Directions for this task:
Using the records below, quote only the span that opens with the line containing "Let s(l, M)" and closes with the line containing "Answer: √1074320355/85 ≈ 385.61", exactly and inclusively.

Given records:

##########

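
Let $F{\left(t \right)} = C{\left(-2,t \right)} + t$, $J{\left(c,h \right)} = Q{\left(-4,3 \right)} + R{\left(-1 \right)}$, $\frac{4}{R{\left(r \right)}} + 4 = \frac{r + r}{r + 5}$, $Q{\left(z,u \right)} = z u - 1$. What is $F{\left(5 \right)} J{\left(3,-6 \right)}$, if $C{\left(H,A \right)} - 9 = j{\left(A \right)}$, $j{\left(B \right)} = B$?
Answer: $- \frac{2375}{9} \approx -263.89$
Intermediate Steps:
$C{\left(H,A \right)} = 9 + A$
$Q{\left(z,u \right)} = -1 + u z$ ($Q{\left(z,u \right)} = u z - 1 = -1 + u z$)
$R{\left(r \right)} = \frac{4}{-4 + \frac{2 r}{5 + r}}$ ($R{\left(r \right)} = \frac{4}{-4 + \frac{r + r}{r + 5}} = \frac{4}{-4 + \frac{2 r}{5 + r}}$)
$J{\left(c,h \right)} = - \frac{125}{9}$ ($J{\left(c,h \right)} = \left(-1 + 3 \left(-4\right)\right) + \frac{2 \left(-5 - -1\right)}{10 - 1} = \left(-1 - 12\right) + \frac{2 \left(-5 + 1\right)}{9} = -13 + 2 \cdot \frac{1}{9} \left(-4\right) = -13 - \frac{8}{9} = - \frac{125}{9}$)
$F{\left(t \right)} = 9 + 2 t$ ($F{\left(t \right)} = \left(9 + t\right) + t = 9 + 2 t$)
$F{\left(5 \right)} J{\left(3,-6 \right)} = \left(9 + 2 \cdot 5\right) \left(- \frac{125}{9}\right) = \left(9 + 10\right) \left(- \frac{125}{9}\right) = 19 \left(- \frac{125}{9}\right) = - \frac{2375}{9}$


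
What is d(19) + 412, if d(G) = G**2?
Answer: 773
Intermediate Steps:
d(19) + 412 = 19**2 + 412 = 361 + 412 = 773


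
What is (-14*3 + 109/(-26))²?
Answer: 1442401/676 ≈ 2133.7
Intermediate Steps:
(-14*3 + 109/(-26))² = (-42 + 109*(-1/26))² = (-42 - 109/26)² = (-1201/26)² = 1442401/676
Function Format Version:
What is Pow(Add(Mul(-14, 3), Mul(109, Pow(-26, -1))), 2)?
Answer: Rational(1442401, 676) ≈ 2133.7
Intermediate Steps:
Pow(Add(Mul(-14, 3), Mul(109, Pow(-26, -1))), 2) = Pow(Add(-42, Mul(109, Rational(-1, 26))), 2) = Pow(Add(-42, Rational(-109, 26)), 2) = Pow(Rational(-1201, 26), 2) = Rational(1442401, 676)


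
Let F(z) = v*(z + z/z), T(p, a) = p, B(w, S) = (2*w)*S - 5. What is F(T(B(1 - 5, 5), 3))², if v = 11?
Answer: 234256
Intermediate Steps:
B(w, S) = -5 + 2*S*w (B(w, S) = 2*S*w - 5 = -5 + 2*S*w)
F(z) = 11 + 11*z (F(z) = 11*(z + z/z) = 11*(z + 1) = 11*(1 + z) = 11 + 11*z)
F(T(B(1 - 5, 5), 3))² = (11 + 11*(-5 + 2*5*(1 - 5)))² = (11 + 11*(-5 + 2*5*(-4)))² = (11 + 11*(-5 - 40))² = (11 + 11*(-45))² = (11 - 495)² = (-484)² = 234256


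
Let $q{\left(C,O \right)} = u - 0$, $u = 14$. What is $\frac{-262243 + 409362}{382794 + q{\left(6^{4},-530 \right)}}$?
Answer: $\frac{147119}{382808} \approx 0.38432$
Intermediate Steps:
$q{\left(C,O \right)} = 14$ ($q{\left(C,O \right)} = 14 - 0 = 14 + 0 = 14$)
$\frac{-262243 + 409362}{382794 + q{\left(6^{4},-530 \right)}} = \frac{-262243 + 409362}{382794 + 14} = \frac{147119}{382808}$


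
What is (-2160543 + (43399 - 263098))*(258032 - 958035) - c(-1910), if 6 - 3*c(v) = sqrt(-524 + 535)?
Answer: 1666176540724 + sqrt(11)/3 ≈ 1.6662e+12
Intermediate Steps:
c(v) = 2 - sqrt(11)/3 (c(v) = 2 - sqrt(-524 + 535)/3 = 2 - sqrt(11)/3)
(-2160543 + (43399 - 263098))*(258032 - 958035) - c(-1910) = (-2160543 + (43399 - 263098))*(258032 - 958035) - (2 - sqrt(11)/3) = (-2160543 - 219699)*(-700003) + (-2 + sqrt(11)/3) = -2380242*(-700003) + (-2 + sqrt(11)/3) = 1666176540726 + (-2 + sqrt(11)/3) = 1666176540724 + sqrt(11)/3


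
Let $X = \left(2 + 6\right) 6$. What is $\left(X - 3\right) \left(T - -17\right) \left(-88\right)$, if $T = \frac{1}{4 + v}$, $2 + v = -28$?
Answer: $- \frac{873180}{13} \approx -67168.0$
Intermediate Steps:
$v = -30$ ($v = -2 - 28 = -30$)
$T = - \frac{1}{26}$ ($T = \frac{1}{4 - 30} = \frac{1}{-26} = - \frac{1}{26} \approx -0.038462$)
$X = 48$ ($X = 8 \cdot 6 = 48$)
$\left(X - 3\right) \left(T - -17\right) \left(-88\right) = \left(48 - 3\right) \left(- \frac{1}{26} - -17\right) \left(-88\right) = \left(48 - 3\right) \left(- \frac{1}{26} + 17\right) \left(-88\right) = 45 \cdot \frac{441}{26} \left(-88\right) = \frac{19845}{26} \left(-88\right) = - \frac{873180}{13}$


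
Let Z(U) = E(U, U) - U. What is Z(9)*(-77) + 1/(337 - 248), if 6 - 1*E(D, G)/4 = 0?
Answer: -102794/89 ≈ -1155.0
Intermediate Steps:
E(D, G) = 24 (E(D, G) = 24 - 4*0 = 24 + 0 = 24)
Z(U) = 24 - U
Z(9)*(-77) + 1/(337 - 248) = (24 - 1*9)*(-77) + 1/(337 - 248) = (24 - 9)*(-77) + 1/89 = 15*(-77) + 1/89 = -1155 + 1/89 = -102794/89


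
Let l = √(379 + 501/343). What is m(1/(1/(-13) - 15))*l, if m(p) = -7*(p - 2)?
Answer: 405*√913486/1372 ≈ 282.13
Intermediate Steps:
l = √913486/49 (l = √(379 + 501*(1/343)) = √(379 + 501/343) = √(130498/343) = √913486/49 ≈ 19.505)
m(p) = 14 - 7*p (m(p) = -7*(-2 + p) = 14 - 7*p)
m(1/(1/(-13) - 15))*l = (14 - 7/(1/(-13) - 15))*(√913486/49) = (14 - 7/(-1/13 - 15))*(√913486/49) = (14 - 7/(-196/13))*(√913486/49) = (14 - 7*(-13/196))*(√913486/49) = (14 + 13/28)*(√913486/49) = 405*(√913486/49)/28 = 405*√913486/1372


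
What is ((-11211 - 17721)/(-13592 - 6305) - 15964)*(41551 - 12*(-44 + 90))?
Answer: -13021560209224/19897 ≈ -6.5445e+8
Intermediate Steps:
((-11211 - 17721)/(-13592 - 6305) - 15964)*(41551 - 12*(-44 + 90)) = (-28932/(-19897) - 15964)*(41551 - 12*46) = (-28932*(-1/19897) - 15964)*(41551 - 552) = (28932/19897 - 15964)*40999 = -317606776/19897*40999 = -13021560209224/19897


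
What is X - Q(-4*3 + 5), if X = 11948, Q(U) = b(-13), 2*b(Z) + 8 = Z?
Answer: 23917/2 ≈ 11959.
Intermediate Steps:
b(Z) = -4 + Z/2
Q(U) = -21/2 (Q(U) = -4 + (1/2)*(-13) = -4 - 13/2 = -21/2)
X - Q(-4*3 + 5) = 11948 - 1*(-21/2) = 11948 + 21/2 = 23917/2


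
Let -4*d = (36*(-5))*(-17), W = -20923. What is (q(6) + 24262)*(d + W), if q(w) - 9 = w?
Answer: -526519576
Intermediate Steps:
q(w) = 9 + w
d = -765 (d = -36*(-5)*(-17)/4 = -(-45)*(-17) = -¼*3060 = -765)
(q(6) + 24262)*(d + W) = ((9 + 6) + 24262)*(-765 - 20923) = (15 + 24262)*(-21688) = 24277*(-21688) = -526519576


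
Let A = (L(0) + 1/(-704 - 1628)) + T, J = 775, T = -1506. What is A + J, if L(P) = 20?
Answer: -1658053/2332 ≈ -711.00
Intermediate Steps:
A = -3465353/2332 (A = (20 + 1/(-704 - 1628)) - 1506 = (20 + 1/(-2332)) - 1506 = (20 - 1/2332) - 1506 = 46639/2332 - 1506 = -3465353/2332 ≈ -1486.0)
A + J = -3465353/2332 + 775 = -1658053/2332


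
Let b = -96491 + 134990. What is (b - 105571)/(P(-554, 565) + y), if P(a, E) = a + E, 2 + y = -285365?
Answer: 16768/71339 ≈ 0.23505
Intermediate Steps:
y = -285367 (y = -2 - 285365 = -285367)
P(a, E) = E + a
b = 38499
(b - 105571)/(P(-554, 565) + y) = (38499 - 105571)/((565 - 554) - 285367) = -67072/(11 - 285367) = -67072/(-285356) = -67072*(-1/285356) = 16768/71339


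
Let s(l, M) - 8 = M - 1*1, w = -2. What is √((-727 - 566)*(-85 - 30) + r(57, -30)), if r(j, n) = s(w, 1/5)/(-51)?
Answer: √1074320355/85 ≈ 385.61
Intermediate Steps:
s(l, M) = 7 + M (s(l, M) = 8 + (M - 1*1) = 8 + (M - 1) = 8 + (-1 + M) = 7 + M)
r(j, n) = -12/85 (r(j, n) = (7 + 1/5)/(-51) = (7 + ⅕)*(-1/51) = (36/5)*(-1/51) = -12/85)
√((-727 - 566)*(-85 - 30) + r(57, -30)) = √((-727 - 566)*(-85 - 30) - 12/85) = √(-1293*(-115) - 12/85) = √(148695 - 12/85) = √(12639063/85) = √1074320355/85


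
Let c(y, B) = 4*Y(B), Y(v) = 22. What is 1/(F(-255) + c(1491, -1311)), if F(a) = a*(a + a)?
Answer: 1/130138 ≈ 7.6842e-6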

##########

Answer box:
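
Let s(l, M) - 8 = M - 1*1, w = -2. What is √((-727 - 566)*(-85 - 30) + r(57, -30)), if r(j, n) = s(w, 1/5)/(-51)?
Answer: √1074320355/85 ≈ 385.61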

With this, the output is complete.